Every line of the data that contains the string "junction" must be copied.

__Saved data entries__
• • •
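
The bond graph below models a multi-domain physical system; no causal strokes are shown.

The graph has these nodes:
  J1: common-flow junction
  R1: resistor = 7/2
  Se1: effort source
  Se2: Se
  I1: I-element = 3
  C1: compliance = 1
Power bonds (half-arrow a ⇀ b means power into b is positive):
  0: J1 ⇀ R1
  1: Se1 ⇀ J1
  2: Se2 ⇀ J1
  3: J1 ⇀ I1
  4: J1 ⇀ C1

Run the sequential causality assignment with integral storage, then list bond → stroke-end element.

β0 stroke at J1
β1 stroke at J1
β2 stroke at J1
β3 stroke at I1
β4 stroke at J1

β1 stroke→J1  (Se1: effort source, stroke at far end)
β2 stroke→J1  (Se2 fixes effort; stroke away)
β3 stroke→I1  (I1: I, integral causality)
β0 stroke→J1  (J1: bond 3 brought flow, rest push out)
β4 stroke→J1  (1-jn J1 has f-setter on 3)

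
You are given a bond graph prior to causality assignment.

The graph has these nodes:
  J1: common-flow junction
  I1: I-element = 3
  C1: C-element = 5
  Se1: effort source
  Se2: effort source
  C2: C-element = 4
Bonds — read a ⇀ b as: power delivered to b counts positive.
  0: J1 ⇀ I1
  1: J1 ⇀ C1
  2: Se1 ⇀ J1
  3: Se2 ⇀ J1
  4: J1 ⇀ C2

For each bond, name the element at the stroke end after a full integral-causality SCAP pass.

b2 |J1  (source Se1 imposes e)
b3 |J1  (Se2: effort source, stroke at far end)
b0 |I1  (I1 integral (f out))
b1 |J1  (1-jn J1 has f-setter on 0)
b4 |J1  (J1 flow already set via bond 0)

bond 0 stroke at I1
bond 1 stroke at J1
bond 2 stroke at J1
bond 3 stroke at J1
bond 4 stroke at J1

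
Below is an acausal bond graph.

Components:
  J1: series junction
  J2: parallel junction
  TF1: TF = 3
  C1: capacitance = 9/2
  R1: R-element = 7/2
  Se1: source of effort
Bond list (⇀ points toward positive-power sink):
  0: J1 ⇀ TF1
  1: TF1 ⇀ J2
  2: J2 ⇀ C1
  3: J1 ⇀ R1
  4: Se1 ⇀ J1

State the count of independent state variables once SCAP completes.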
• • •
__SOLUTION TO THIS PROBLEM__
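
  J1: common-flow junction
  J1: common-flow junction
  J1: series junction
  J2: parallel junction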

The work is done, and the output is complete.